[Start of section]

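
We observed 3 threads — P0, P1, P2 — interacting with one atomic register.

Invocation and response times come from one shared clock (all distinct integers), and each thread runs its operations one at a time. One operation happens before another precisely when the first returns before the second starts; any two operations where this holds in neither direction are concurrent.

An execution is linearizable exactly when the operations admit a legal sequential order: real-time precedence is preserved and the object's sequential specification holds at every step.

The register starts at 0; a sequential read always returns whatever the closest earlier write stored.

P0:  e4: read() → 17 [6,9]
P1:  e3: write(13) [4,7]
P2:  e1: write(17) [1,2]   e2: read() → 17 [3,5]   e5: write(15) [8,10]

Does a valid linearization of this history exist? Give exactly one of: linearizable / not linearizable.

one valid linearization: e1, e2, e4, e3, e5
step 1: e1 write(17) — value 17
step 2: e2 read() → 17 — value 17
step 3: e4 read() → 17 — value 17
step 4: e3 write(13) — value 13
step 5: e5 write(15) — value 15

linearizable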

[End of section]

> **Task instructions**
Please restate word for word only the lines from the one with "Does a valid" through the final line of the listing above, both of them included.

> **Reply**
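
Does a valid linearization of this history exist? Give exactly one of: linearizable / not linearizable.

one valid linearization: e1, e2, e4, e3, e5
step 1: e1 write(17) — value 17
step 2: e2 read() → 17 — value 17
step 3: e4 read() → 17 — value 17
step 4: e3 write(13) — value 13
step 5: e5 write(15) — value 15

linearizable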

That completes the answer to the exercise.